[TASK DIRECTIONS] A word-for-word copy of the line containing "Here is a 12x9" and every following line to the end of the data below is all the answer should hold.

[Stored items]
#####
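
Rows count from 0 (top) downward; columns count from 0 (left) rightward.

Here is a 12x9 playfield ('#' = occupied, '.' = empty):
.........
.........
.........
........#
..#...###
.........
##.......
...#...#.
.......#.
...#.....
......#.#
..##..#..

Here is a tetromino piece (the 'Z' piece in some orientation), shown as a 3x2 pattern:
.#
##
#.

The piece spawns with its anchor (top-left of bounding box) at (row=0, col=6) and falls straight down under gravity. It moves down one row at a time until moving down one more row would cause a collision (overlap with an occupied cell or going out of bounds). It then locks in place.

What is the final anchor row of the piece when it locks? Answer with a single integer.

Spawn at (row=0, col=6). Try each row:
  row 0: fits
  row 1: fits
  row 2: blocked -> lock at row 1

Answer: 1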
#####
[SOLUTION TO THIS TASK]
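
Here is a 12x9 playfield ('#' = occupied, '.' = empty):
.........
.........
.........
........#
..#...###
.........
##.......
...#...#.
.......#.
...#.....
......#.#
..##..#..

Here is a tetromino piece (the 'Z' piece in some orientation), shown as a 3x2 pattern:
.#
##
#.

The piece spawns with its anchor (top-left of bounding box) at (row=0, col=6) and falls straight down under gravity. It moves down one row at a time until moving down one more row would cause a collision (overlap with an occupied cell or going out of bounds). It then locks in place.

What is the final anchor row of the piece when it locks? Answer with a single integer.

Spawn at (row=0, col=6). Try each row:
  row 0: fits
  row 1: fits
  row 2: blocked -> lock at row 1

Answer: 1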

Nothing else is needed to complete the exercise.